• [YOUR GOAL]:
The listing below holds a line with "Let S(s) = 62." and a later line with "Answer: 217791683/337993 ≈ 644.37". Write out those two lines and every line between them, exactly, and nothing else.

• [ENTRIES SUPPLIED]:
━━━━━━
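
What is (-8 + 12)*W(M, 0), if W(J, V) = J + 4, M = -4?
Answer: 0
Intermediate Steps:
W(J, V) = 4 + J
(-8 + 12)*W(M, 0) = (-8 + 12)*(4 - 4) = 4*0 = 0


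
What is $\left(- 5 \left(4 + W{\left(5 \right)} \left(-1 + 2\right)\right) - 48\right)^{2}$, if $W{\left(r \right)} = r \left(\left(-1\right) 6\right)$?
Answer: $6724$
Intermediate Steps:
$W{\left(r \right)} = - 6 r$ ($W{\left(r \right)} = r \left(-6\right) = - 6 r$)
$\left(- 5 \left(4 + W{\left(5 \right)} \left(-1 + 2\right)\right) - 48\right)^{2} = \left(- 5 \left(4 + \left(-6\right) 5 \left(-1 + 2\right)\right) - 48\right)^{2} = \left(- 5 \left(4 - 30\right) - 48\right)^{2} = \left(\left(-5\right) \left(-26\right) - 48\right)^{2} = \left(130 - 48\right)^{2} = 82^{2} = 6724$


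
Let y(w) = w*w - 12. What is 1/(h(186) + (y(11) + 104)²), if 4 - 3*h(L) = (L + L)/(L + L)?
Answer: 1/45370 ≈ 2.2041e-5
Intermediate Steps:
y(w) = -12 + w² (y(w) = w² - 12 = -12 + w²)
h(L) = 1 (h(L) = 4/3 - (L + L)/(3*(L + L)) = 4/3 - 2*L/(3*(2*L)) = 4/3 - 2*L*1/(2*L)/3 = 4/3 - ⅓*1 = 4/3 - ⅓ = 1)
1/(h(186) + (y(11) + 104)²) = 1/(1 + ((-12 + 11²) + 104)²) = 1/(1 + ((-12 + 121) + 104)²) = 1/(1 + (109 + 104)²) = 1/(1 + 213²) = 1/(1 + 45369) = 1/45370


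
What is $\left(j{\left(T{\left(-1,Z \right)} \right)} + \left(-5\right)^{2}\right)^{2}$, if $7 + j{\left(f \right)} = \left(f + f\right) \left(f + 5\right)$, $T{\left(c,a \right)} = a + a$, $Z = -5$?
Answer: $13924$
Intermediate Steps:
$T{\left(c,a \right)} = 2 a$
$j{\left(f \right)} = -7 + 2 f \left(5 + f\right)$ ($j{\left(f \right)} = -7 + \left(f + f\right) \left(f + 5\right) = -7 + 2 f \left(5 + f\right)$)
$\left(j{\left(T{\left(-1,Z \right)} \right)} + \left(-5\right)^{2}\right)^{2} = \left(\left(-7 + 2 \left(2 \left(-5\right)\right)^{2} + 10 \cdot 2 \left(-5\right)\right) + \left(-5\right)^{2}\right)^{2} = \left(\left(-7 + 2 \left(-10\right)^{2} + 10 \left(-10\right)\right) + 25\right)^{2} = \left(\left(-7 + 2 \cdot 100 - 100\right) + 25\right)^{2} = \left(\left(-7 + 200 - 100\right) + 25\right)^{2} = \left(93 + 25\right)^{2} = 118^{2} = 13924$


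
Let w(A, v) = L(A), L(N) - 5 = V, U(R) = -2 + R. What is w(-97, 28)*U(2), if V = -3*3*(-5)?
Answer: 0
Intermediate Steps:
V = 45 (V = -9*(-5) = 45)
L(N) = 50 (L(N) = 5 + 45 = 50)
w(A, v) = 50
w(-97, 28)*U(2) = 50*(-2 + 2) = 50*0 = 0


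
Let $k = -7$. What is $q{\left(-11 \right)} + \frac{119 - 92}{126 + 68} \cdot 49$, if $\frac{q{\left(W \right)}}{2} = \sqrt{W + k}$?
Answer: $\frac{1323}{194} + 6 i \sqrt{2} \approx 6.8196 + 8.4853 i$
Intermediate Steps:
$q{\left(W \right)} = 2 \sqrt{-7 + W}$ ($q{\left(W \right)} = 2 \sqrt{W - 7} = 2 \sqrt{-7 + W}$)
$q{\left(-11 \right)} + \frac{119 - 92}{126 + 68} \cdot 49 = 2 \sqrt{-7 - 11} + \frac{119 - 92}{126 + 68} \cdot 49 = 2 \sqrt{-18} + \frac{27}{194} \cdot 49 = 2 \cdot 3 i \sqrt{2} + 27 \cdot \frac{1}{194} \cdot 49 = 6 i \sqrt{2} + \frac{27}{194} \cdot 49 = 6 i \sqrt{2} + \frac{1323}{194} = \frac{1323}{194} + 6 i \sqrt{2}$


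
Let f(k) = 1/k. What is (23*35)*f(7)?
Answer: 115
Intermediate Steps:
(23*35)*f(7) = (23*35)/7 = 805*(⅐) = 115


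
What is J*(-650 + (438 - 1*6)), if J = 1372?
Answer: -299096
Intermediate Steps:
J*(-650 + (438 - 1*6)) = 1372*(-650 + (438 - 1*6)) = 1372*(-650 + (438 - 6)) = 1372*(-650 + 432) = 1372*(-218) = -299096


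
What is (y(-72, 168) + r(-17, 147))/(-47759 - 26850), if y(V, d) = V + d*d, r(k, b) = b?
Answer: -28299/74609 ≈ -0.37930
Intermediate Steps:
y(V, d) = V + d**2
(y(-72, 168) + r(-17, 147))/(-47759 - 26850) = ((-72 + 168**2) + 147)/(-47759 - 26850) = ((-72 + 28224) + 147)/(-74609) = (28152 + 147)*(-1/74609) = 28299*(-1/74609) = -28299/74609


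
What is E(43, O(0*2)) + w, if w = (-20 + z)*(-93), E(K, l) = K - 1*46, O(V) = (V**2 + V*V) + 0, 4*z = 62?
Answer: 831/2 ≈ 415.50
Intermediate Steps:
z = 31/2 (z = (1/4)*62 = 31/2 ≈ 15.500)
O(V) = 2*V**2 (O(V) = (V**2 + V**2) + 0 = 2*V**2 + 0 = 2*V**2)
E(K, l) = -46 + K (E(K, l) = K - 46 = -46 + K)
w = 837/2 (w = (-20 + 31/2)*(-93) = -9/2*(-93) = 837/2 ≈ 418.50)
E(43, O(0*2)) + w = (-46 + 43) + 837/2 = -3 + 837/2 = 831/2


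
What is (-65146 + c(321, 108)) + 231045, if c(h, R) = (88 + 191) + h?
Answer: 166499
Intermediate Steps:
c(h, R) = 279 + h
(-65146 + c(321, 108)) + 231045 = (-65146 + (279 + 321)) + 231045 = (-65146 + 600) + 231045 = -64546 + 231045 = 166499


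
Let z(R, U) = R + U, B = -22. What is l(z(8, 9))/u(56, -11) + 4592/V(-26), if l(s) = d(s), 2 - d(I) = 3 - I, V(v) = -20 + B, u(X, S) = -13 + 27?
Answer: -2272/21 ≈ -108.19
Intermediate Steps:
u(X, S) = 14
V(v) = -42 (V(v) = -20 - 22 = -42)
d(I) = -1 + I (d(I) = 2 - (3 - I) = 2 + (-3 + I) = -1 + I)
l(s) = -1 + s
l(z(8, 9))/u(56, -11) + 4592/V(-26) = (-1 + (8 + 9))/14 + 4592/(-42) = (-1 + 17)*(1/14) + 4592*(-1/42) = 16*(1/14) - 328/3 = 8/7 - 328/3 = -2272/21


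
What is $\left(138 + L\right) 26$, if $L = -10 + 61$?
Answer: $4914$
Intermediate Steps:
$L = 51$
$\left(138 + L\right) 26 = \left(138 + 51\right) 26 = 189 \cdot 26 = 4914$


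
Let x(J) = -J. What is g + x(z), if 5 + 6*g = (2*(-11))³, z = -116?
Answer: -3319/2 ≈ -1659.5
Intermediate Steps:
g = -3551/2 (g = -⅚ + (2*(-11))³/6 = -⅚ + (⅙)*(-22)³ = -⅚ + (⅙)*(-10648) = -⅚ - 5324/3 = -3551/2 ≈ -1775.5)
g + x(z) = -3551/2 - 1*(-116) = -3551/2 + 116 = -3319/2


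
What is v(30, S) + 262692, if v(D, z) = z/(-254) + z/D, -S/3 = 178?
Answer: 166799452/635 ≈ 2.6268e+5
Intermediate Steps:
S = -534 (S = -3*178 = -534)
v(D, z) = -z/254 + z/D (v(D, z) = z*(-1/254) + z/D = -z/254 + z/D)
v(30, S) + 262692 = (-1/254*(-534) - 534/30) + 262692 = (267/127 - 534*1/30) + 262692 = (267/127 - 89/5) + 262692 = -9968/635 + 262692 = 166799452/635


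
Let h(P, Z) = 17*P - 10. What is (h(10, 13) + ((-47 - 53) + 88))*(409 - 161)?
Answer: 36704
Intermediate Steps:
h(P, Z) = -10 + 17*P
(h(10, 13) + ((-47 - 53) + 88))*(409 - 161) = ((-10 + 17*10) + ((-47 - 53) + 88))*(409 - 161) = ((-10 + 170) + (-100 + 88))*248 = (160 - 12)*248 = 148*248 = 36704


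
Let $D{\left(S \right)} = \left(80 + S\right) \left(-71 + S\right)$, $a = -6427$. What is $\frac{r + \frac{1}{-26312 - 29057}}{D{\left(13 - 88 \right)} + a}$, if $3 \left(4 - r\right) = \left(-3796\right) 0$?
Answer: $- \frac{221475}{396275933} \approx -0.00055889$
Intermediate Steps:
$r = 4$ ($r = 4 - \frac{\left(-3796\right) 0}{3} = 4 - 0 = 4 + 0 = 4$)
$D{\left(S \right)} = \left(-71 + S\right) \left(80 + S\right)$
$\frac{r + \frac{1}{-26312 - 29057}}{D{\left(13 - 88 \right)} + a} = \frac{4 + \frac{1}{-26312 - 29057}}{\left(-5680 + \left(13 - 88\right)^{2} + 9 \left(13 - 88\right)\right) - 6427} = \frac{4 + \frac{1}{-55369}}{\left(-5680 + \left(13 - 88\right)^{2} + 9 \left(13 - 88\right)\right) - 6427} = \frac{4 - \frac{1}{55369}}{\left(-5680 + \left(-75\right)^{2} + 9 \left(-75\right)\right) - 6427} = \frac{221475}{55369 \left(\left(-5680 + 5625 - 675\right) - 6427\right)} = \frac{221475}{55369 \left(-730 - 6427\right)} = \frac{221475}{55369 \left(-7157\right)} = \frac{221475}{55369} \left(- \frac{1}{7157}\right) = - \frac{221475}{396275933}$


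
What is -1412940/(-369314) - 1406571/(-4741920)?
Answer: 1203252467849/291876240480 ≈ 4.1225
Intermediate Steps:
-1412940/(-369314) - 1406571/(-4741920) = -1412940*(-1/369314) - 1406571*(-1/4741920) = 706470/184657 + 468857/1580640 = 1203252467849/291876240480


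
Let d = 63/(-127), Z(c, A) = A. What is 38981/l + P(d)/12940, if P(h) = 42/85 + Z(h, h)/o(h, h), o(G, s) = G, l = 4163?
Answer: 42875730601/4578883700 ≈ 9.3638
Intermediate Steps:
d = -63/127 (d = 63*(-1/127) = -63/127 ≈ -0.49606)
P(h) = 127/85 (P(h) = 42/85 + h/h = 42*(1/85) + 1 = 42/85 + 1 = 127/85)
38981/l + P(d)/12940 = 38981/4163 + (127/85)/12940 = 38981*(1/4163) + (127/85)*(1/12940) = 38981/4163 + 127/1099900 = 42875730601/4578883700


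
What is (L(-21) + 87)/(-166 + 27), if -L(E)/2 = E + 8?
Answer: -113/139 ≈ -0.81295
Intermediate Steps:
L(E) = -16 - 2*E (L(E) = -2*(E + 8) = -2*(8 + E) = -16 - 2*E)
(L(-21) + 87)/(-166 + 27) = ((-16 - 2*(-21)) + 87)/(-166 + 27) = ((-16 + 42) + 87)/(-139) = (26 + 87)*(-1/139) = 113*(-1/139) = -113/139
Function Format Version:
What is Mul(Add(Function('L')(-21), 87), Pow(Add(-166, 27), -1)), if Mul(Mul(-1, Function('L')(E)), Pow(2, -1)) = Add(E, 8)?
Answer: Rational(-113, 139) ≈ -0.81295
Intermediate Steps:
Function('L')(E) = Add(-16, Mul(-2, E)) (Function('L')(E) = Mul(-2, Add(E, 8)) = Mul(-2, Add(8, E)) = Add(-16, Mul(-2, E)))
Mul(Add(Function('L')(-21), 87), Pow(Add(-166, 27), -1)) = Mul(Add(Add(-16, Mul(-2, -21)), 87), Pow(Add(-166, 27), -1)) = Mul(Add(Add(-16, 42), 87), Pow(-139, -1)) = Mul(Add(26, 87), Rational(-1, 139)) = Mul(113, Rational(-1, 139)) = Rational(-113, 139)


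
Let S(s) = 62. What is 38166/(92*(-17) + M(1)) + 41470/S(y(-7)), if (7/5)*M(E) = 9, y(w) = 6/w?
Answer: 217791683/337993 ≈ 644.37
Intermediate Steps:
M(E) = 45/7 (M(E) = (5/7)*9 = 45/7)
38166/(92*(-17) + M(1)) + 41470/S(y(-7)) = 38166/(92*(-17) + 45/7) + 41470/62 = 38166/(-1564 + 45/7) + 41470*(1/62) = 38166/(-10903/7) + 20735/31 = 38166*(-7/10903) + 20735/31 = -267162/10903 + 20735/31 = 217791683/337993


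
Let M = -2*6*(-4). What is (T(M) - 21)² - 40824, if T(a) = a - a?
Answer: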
━━━━━━
• [COMPLETED EXERCISE]:
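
Let S(s) = 62. What is 38166/(92*(-17) + M(1)) + 41470/S(y(-7)), if (7/5)*M(E) = 9, y(w) = 6/w?
Answer: 217791683/337993 ≈ 644.37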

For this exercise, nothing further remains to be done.